_DIRECTIONS FOR THIS TASK_
Once you find the line containing "People: p0@(3,0), p1@(3,3), p2@(2,0), p3@(4,3)" in the data below, copy it and each following line exactly, up to and including the line containing "After 3 steps, where", and nothing else.
##### RECORD EXTRACTS
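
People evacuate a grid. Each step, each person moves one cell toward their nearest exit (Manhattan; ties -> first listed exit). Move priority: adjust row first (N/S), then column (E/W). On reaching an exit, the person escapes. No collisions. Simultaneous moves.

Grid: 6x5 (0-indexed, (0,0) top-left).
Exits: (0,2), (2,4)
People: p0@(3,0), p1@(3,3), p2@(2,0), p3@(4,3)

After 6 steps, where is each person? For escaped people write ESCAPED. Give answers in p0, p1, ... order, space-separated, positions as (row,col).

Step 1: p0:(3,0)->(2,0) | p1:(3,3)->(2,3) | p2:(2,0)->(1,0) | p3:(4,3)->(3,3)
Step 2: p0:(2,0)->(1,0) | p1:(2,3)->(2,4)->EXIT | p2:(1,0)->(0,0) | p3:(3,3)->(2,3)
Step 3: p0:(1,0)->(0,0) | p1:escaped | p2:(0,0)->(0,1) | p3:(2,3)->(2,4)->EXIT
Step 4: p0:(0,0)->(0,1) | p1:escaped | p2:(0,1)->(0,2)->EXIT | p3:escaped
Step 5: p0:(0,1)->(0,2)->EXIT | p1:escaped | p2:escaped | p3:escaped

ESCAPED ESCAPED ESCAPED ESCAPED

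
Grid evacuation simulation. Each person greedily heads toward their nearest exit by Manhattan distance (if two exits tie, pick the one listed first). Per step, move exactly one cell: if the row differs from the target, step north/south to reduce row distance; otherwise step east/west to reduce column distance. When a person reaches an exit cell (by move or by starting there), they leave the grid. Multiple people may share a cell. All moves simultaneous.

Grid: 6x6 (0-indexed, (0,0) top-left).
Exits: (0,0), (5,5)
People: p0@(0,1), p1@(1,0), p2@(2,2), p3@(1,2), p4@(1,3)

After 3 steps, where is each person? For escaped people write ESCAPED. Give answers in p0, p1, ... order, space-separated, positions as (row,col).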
##########
##### RECORD EXTRACTS
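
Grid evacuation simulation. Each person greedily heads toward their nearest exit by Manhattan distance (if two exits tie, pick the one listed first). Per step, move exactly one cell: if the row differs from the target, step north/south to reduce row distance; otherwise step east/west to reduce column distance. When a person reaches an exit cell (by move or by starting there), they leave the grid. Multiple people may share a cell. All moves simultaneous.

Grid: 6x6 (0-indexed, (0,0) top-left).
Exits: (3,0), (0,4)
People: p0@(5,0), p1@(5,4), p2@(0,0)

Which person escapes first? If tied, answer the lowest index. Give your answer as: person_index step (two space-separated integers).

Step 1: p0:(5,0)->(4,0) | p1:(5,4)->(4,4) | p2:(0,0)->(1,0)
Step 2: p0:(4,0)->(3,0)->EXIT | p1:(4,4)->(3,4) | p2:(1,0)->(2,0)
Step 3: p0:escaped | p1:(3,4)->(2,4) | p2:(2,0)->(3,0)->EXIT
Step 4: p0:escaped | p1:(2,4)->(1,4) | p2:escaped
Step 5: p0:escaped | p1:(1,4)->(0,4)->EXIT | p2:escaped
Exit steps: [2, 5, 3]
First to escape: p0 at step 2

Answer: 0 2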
##########
##### RECORD EXTRACTS
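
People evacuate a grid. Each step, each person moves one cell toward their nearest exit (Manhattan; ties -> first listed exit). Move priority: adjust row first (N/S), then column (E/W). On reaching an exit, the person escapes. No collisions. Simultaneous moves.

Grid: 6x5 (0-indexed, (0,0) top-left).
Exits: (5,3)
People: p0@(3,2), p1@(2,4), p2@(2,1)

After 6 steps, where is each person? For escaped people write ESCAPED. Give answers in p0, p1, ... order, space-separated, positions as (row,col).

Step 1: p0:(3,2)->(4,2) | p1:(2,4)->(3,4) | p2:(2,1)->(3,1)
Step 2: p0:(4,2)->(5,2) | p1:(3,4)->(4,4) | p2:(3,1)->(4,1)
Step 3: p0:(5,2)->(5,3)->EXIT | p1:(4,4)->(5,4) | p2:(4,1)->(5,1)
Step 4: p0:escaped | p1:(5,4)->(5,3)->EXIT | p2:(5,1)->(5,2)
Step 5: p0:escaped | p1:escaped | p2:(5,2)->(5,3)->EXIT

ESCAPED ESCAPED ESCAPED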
##########
_ANSWER AREA_
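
People: p0@(3,0), p1@(3,3), p2@(2,0), p3@(4,3)

After 6 steps, where is each person? For escaped people write ESCAPED. Give answers in p0, p1, ... order, space-separated, positions as (row,col).

Step 1: p0:(3,0)->(2,0) | p1:(3,3)->(2,3) | p2:(2,0)->(1,0) | p3:(4,3)->(3,3)
Step 2: p0:(2,0)->(1,0) | p1:(2,3)->(2,4)->EXIT | p2:(1,0)->(0,0) | p3:(3,3)->(2,3)
Step 3: p0:(1,0)->(0,0) | p1:escaped | p2:(0,0)->(0,1) | p3:(2,3)->(2,4)->EXIT
Step 4: p0:(0,0)->(0,1) | p1:escaped | p2:(0,1)->(0,2)->EXIT | p3:escaped
Step 5: p0:(0,1)->(0,2)->EXIT | p1:escaped | p2:escaped | p3:escaped

ESCAPED ESCAPED ESCAPED ESCAPED

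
Grid evacuation simulation. Each person greedily heads toward their nearest exit by Manhattan distance (if two exits tie, pick the one listed first). Per step, move exactly one cell: if the row differs from the target, step north/south to reduce row distance; otherwise step east/west to reduce column distance. When a person reaches an exit cell (by move or by starting there), they leave the grid. Multiple people may share a cell. All moves simultaneous.

Grid: 6x6 (0-indexed, (0,0) top-left).
Exits: (0,0), (5,5)
People: p0@(0,1), p1@(1,0), p2@(2,2), p3@(1,2), p4@(1,3)

After 3 steps, where is each person? For escaped people write ESCAPED. Give answers in p0, p1, ... order, space-separated, positions as (row,col).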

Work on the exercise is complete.